- **WORK TO COMPLETE**:
Retype exactly the lines from the one holding "Anchor positions: A_1" through the final line of the data, both included.

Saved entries
_ _ _ _ _
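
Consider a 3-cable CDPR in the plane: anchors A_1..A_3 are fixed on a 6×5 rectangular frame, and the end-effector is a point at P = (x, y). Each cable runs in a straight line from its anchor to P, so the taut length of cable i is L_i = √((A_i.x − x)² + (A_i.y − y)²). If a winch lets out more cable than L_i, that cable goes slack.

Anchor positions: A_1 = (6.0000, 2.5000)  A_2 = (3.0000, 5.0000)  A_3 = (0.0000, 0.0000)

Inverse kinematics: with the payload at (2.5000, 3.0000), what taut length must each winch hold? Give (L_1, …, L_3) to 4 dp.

(3.5355, 2.0616, 3.9051)

cable 1: Δx=3.5000, Δy=-0.5000; L_1 = √(Δx²+Δy²) = 3.5355
cable 2: Δx=0.5000, Δy=2.0000; L_2 = √(Δx²+Δy²) = 2.0616
cable 3: Δx=-2.5000, Δy=-3.0000; L_3 = √(Δx²+Δy²) = 3.9051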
_ _ _ _ _
- **RESPONSE AREA**:
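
Anchor positions: A_1 = (6.0000, 2.5000)  A_2 = (3.0000, 5.0000)  A_3 = (0.0000, 0.0000)

Inverse kinematics: with the payload at (2.5000, 3.0000), what taut length must each winch hold? Give (L_1, …, L_3) to 4 dp.

(3.5355, 2.0616, 3.9051)

cable 1: Δx=3.5000, Δy=-0.5000; L_1 = √(Δx²+Δy²) = 3.5355
cable 2: Δx=0.5000, Δy=2.0000; L_2 = √(Δx²+Δy²) = 2.0616
cable 3: Δx=-2.5000, Δy=-3.0000; L_3 = √(Δx²+Δy²) = 3.9051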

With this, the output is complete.